* [Task]:
Word for word, repeat all of the entries below.

* [Supplied records]:

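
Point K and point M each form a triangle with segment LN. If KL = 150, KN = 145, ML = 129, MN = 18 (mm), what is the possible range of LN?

From triangle KLN: |150 − 145| < LN < 150 + 145, i.e. 5 < LN < 295.
From triangle MLN: 111 < LN < 147.
Both must hold, so LN lies in the intersection.

111 < LN < 147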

* [Result]:
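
Point K and point M each form a triangle with segment LN. If KL = 150, KN = 145, ML = 129, MN = 18 (mm), what is the possible range of LN?

From triangle KLN: |150 − 145| < LN < 150 + 145, i.e. 5 < LN < 295.
From triangle MLN: 111 < LN < 147.
Both must hold, so LN lies in the intersection.

111 < LN < 147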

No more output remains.